───── ENTRIES SHOWN
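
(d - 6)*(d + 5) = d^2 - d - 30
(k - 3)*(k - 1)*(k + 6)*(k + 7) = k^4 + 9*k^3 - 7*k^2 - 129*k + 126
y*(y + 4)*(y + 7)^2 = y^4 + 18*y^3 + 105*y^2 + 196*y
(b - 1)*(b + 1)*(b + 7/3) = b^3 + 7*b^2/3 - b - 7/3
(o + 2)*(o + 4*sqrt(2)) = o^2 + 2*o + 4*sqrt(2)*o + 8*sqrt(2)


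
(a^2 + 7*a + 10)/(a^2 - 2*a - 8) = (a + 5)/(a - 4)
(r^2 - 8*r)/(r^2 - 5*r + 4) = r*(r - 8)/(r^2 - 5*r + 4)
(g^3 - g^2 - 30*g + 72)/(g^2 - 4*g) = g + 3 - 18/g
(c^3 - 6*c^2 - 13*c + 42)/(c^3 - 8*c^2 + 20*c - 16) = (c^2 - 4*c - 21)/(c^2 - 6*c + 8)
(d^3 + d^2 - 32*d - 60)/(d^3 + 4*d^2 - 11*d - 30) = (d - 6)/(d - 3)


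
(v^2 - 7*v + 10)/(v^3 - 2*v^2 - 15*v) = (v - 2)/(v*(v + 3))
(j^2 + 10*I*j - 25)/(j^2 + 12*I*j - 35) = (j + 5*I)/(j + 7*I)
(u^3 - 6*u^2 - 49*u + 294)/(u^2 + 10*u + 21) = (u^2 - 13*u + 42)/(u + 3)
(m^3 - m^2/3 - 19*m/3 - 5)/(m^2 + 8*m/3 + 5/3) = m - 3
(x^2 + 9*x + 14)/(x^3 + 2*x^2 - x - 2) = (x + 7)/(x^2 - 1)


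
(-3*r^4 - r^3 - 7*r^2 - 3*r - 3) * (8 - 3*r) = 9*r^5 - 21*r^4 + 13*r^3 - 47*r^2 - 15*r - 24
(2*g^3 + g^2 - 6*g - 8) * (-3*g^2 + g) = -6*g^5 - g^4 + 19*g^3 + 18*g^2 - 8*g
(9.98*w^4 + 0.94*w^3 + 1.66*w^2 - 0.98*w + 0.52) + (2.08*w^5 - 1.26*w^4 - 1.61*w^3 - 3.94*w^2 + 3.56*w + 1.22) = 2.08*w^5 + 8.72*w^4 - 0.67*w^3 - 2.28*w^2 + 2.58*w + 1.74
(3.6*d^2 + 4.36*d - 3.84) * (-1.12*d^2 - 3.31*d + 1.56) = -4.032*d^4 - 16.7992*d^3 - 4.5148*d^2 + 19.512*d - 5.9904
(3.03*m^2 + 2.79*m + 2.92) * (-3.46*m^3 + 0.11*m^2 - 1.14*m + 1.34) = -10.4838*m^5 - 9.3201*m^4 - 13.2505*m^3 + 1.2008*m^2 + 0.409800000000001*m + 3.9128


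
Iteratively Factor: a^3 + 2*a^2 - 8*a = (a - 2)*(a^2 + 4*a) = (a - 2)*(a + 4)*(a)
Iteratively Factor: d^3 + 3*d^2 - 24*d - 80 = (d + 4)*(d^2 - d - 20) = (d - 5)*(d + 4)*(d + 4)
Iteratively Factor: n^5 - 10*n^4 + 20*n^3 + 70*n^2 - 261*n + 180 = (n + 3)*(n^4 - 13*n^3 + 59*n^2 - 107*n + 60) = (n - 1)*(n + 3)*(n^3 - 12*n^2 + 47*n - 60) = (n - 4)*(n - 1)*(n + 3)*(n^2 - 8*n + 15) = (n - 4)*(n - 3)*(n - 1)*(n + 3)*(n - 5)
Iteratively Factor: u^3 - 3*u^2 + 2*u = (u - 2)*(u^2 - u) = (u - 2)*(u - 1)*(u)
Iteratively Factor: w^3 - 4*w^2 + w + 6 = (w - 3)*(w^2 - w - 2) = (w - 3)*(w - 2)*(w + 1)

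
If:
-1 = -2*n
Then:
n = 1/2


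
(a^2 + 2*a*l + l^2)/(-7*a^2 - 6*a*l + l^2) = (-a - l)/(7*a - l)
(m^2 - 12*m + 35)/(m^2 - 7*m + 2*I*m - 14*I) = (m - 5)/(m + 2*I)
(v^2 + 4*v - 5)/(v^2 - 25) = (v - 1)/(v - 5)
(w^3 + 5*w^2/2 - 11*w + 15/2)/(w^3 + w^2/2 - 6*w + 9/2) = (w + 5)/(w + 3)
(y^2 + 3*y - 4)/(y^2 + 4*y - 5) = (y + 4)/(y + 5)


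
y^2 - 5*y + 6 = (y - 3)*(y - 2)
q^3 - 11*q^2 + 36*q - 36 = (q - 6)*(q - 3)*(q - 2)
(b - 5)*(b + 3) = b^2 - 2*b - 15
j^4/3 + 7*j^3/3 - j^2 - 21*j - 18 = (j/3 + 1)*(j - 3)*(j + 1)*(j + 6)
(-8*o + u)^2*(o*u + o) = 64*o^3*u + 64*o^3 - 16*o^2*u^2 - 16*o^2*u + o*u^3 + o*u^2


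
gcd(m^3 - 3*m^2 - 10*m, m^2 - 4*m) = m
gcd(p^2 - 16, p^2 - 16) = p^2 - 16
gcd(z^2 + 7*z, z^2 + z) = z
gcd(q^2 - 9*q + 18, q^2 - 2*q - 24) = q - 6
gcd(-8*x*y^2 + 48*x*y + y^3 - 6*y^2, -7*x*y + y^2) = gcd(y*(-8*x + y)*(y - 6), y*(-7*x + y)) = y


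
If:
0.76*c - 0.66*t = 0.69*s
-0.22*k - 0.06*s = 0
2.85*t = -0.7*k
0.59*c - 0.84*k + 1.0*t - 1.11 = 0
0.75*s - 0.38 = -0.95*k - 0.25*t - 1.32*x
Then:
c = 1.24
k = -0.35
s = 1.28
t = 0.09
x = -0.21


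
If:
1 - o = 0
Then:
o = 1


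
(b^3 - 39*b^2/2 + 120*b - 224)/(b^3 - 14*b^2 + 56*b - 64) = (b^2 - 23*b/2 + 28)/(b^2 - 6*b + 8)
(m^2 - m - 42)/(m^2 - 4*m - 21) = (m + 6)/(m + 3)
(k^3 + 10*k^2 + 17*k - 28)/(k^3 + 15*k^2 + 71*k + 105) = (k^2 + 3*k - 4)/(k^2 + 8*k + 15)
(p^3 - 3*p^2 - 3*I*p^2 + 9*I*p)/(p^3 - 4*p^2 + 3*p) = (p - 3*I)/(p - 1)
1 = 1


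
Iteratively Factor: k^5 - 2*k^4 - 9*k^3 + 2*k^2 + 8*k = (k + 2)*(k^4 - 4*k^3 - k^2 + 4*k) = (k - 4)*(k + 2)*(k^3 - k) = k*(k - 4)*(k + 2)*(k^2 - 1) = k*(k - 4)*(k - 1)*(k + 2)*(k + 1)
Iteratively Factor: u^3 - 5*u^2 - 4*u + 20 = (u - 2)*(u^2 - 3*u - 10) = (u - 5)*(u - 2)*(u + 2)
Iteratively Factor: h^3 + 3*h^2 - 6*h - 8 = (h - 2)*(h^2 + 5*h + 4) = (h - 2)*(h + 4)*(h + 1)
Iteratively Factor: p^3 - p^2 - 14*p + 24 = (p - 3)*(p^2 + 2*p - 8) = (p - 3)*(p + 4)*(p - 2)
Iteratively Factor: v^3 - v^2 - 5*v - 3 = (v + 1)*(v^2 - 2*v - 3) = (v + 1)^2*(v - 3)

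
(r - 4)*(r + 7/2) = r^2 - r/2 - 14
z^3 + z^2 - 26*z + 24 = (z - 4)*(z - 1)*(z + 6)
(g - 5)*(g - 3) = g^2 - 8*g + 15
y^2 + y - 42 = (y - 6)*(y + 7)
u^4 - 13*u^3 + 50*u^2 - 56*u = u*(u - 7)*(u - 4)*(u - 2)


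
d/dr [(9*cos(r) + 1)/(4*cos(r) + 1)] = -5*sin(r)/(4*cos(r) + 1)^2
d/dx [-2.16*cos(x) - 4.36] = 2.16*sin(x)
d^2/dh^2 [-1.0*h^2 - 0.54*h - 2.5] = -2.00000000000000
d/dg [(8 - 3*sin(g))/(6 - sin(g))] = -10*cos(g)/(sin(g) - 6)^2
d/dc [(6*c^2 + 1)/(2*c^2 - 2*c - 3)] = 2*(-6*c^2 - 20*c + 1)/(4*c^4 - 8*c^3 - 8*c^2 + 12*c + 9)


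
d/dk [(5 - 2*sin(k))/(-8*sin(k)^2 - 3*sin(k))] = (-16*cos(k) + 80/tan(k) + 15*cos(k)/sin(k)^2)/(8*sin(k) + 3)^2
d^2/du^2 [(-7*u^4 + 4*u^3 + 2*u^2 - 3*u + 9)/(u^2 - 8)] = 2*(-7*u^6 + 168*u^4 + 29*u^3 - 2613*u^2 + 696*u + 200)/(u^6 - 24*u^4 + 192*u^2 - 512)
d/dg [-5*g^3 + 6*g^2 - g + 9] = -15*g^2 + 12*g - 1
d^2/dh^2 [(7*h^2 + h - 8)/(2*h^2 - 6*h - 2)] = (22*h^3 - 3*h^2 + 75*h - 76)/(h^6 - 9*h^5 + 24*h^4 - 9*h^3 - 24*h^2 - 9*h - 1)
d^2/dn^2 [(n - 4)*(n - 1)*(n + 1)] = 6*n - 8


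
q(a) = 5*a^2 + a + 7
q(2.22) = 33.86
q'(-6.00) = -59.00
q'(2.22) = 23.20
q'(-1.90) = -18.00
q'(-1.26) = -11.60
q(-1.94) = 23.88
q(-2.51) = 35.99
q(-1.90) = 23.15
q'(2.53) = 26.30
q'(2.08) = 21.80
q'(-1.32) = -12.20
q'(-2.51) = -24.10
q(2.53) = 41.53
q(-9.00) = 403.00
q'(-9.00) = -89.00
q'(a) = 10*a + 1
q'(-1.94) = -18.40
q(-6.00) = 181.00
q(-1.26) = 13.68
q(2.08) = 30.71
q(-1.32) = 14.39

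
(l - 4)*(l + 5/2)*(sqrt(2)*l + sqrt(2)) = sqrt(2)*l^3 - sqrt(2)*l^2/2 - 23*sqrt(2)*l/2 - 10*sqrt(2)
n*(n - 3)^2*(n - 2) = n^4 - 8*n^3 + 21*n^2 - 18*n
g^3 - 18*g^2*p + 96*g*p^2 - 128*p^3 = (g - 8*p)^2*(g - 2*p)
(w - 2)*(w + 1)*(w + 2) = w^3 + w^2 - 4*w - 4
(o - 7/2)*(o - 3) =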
──────────
WHAT YOU NEED TO DO: What is needed is a word-for-word copy of the records above, from the first line through the line that contains "(-3*r^4 - r^3".

FINISHED TASK:
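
(d - 6)*(d + 5) = d^2 - d - 30
(k - 3)*(k - 1)*(k + 6)*(k + 7) = k^4 + 9*k^3 - 7*k^2 - 129*k + 126
y*(y + 4)*(y + 7)^2 = y^4 + 18*y^3 + 105*y^2 + 196*y
(b - 1)*(b + 1)*(b + 7/3) = b^3 + 7*b^2/3 - b - 7/3
(o + 2)*(o + 4*sqrt(2)) = o^2 + 2*o + 4*sqrt(2)*o + 8*sqrt(2)


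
(a^2 + 7*a + 10)/(a^2 - 2*a - 8) = (a + 5)/(a - 4)
(r^2 - 8*r)/(r^2 - 5*r + 4) = r*(r - 8)/(r^2 - 5*r + 4)
(g^3 - g^2 - 30*g + 72)/(g^2 - 4*g) = g + 3 - 18/g
(c^3 - 6*c^2 - 13*c + 42)/(c^3 - 8*c^2 + 20*c - 16) = (c^2 - 4*c - 21)/(c^2 - 6*c + 8)
(d^3 + d^2 - 32*d - 60)/(d^3 + 4*d^2 - 11*d - 30) = (d - 6)/(d - 3)


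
(v^2 - 7*v + 10)/(v^3 - 2*v^2 - 15*v) = (v - 2)/(v*(v + 3))
(j^2 + 10*I*j - 25)/(j^2 + 12*I*j - 35) = (j + 5*I)/(j + 7*I)
(u^3 - 6*u^2 - 49*u + 294)/(u^2 + 10*u + 21) = (u^2 - 13*u + 42)/(u + 3)
(m^3 - m^2/3 - 19*m/3 - 5)/(m^2 + 8*m/3 + 5/3) = m - 3
(x^2 + 9*x + 14)/(x^3 + 2*x^2 - x - 2) = (x + 7)/(x^2 - 1)


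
(-3*r^4 - r^3 - 7*r^2 - 3*r - 3) * (8 - 3*r) = 9*r^5 - 21*r^4 + 13*r^3 - 47*r^2 - 15*r - 24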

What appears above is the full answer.